**Problem details:** Output only the lines below from the one containing "Let E = 109. What is -38814 - (E - 60*12)?" to the one containing "Answer: 751724", exactly as written, both ends kept.
*** Records for the task ***
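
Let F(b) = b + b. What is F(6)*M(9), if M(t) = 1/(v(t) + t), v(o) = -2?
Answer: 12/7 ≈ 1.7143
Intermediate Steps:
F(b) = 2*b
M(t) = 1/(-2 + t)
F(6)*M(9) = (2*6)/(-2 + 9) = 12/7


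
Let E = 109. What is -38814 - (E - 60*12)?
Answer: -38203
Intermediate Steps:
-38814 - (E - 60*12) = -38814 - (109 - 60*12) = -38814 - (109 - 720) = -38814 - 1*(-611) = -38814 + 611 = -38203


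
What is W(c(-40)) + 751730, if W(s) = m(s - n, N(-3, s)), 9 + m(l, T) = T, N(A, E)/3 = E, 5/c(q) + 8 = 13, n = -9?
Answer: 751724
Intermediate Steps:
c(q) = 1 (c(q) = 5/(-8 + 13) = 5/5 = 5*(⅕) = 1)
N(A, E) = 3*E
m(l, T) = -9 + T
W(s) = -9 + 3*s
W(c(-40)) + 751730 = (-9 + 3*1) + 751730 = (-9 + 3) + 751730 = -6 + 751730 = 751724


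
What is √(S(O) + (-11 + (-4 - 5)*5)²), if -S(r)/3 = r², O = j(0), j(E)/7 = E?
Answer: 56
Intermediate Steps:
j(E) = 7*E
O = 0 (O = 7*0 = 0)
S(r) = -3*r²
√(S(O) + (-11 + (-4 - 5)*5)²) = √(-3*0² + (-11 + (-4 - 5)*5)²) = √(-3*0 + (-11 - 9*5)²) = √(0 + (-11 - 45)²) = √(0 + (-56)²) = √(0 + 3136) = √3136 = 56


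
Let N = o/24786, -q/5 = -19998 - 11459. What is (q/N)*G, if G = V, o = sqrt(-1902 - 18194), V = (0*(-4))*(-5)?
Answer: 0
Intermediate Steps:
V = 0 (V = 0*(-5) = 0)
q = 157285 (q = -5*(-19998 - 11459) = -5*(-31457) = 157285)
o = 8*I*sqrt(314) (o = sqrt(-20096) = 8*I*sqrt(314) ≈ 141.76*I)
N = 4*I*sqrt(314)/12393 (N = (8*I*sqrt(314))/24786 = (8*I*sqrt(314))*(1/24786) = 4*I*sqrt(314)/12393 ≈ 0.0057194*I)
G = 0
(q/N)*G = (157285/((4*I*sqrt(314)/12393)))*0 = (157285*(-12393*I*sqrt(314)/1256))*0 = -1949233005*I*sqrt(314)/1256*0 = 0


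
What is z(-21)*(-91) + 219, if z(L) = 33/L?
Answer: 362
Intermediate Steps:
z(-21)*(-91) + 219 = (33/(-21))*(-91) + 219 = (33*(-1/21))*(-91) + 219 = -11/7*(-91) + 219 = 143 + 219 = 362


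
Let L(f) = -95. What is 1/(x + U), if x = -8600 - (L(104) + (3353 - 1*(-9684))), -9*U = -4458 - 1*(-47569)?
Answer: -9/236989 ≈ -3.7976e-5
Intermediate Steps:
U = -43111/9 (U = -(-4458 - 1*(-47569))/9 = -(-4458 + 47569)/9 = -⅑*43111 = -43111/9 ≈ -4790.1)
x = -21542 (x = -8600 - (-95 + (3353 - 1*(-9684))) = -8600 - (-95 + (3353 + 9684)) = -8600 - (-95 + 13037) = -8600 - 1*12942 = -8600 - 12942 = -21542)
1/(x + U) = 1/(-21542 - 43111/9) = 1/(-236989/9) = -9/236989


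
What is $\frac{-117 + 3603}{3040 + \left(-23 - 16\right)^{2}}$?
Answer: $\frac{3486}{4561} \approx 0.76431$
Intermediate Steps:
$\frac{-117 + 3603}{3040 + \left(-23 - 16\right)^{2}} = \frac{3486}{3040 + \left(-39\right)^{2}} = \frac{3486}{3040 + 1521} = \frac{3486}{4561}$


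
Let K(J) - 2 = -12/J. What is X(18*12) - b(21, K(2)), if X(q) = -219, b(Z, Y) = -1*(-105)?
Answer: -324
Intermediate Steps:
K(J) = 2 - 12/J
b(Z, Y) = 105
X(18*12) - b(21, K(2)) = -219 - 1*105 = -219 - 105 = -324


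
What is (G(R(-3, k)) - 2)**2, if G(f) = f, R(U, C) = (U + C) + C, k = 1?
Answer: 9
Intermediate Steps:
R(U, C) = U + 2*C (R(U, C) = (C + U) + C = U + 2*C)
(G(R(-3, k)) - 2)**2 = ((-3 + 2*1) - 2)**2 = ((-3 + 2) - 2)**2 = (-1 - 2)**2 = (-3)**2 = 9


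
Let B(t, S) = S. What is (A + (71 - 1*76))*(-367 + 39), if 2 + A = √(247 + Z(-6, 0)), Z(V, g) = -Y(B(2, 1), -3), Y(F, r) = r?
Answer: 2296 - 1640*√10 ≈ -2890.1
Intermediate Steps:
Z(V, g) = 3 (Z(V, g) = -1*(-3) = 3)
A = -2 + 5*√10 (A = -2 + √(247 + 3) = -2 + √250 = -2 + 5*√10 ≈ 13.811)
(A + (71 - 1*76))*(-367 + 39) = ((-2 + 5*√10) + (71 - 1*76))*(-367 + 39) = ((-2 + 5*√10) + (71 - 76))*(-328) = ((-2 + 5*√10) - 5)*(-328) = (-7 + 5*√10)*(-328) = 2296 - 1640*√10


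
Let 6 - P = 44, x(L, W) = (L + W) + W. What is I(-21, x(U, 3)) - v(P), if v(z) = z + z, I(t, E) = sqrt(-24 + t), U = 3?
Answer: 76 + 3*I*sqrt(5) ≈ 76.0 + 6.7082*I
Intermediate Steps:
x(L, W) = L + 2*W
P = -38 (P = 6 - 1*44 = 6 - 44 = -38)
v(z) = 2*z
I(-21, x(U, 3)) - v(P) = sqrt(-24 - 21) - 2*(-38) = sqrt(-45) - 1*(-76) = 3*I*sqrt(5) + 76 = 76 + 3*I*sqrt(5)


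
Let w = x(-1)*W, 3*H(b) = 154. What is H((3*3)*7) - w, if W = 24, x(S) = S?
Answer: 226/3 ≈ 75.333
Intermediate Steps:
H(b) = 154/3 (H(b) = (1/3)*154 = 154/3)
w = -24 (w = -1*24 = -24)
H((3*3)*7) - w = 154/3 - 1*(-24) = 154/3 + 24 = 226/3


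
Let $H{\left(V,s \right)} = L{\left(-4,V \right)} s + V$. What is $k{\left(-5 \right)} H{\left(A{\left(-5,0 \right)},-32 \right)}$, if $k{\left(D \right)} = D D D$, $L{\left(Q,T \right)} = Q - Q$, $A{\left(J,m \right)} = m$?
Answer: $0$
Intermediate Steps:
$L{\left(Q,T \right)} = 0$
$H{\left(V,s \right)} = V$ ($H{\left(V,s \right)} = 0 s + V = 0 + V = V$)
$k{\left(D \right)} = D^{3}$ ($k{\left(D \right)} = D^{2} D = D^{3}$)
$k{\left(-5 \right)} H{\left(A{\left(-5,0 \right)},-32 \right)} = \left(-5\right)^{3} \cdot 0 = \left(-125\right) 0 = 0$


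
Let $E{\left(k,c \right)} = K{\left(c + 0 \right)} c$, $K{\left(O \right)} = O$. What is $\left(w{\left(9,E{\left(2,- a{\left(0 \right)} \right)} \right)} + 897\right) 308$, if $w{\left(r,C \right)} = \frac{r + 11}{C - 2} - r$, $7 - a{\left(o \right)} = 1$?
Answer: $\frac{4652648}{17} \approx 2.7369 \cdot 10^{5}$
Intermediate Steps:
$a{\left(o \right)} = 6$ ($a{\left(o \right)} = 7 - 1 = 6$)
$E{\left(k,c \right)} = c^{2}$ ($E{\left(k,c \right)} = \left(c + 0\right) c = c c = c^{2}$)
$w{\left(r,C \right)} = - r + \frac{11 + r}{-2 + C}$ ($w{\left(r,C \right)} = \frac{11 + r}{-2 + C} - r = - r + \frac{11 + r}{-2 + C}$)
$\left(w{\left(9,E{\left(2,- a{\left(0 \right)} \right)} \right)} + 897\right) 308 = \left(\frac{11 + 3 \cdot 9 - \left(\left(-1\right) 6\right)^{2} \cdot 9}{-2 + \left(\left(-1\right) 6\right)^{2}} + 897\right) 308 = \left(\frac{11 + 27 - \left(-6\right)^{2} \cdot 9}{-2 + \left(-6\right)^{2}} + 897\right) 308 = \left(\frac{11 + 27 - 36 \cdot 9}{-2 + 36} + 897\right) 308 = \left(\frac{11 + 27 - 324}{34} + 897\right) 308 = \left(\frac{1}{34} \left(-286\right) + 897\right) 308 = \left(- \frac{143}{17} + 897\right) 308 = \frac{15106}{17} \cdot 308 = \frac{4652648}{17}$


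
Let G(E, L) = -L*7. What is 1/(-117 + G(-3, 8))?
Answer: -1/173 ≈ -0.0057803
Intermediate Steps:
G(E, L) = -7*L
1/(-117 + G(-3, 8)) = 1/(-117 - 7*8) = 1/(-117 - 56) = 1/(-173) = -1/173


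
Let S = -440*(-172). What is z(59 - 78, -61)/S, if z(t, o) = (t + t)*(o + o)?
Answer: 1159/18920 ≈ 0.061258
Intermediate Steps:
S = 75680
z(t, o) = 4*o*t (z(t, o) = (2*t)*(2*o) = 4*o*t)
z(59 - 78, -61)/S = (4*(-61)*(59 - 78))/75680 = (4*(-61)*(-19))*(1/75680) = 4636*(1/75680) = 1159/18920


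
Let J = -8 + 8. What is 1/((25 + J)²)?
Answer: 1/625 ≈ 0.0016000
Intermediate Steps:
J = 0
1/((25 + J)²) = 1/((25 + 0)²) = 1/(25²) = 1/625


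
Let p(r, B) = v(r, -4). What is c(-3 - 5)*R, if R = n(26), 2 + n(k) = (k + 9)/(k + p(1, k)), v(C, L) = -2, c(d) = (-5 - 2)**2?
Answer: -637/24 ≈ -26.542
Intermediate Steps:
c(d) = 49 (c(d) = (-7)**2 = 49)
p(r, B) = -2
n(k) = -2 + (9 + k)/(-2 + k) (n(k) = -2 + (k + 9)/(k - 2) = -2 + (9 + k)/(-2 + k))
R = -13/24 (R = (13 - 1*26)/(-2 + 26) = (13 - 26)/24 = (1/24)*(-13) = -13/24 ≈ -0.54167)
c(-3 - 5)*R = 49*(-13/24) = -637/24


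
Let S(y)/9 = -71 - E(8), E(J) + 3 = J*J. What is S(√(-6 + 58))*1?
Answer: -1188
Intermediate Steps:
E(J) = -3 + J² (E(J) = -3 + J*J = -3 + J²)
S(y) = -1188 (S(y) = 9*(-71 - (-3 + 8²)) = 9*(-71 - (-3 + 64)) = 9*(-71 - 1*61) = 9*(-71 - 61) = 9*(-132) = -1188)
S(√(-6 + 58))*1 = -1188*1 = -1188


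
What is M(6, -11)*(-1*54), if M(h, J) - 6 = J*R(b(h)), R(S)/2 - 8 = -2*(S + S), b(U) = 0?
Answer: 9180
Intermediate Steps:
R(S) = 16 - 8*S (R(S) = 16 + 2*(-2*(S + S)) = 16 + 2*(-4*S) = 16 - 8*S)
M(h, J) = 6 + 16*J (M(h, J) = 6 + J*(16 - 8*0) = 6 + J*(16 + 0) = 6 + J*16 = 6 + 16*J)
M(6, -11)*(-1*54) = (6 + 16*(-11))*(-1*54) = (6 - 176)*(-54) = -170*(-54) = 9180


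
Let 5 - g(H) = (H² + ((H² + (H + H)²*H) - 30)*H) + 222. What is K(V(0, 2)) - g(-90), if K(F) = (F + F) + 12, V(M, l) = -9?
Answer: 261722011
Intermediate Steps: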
*** End of Records for the task ***
**Exercise solution:**
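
Let E = 109. What is -38814 - (E - 60*12)?
Answer: -38203
Intermediate Steps:
-38814 - (E - 60*12) = -38814 - (109 - 60*12) = -38814 - (109 - 720) = -38814 - 1*(-611) = -38814 + 611 = -38203


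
What is W(c(-40)) + 751730, if W(s) = m(s - n, N(-3, s)), 9 + m(l, T) = T, N(A, E)/3 = E, 5/c(q) + 8 = 13, n = -9?
Answer: 751724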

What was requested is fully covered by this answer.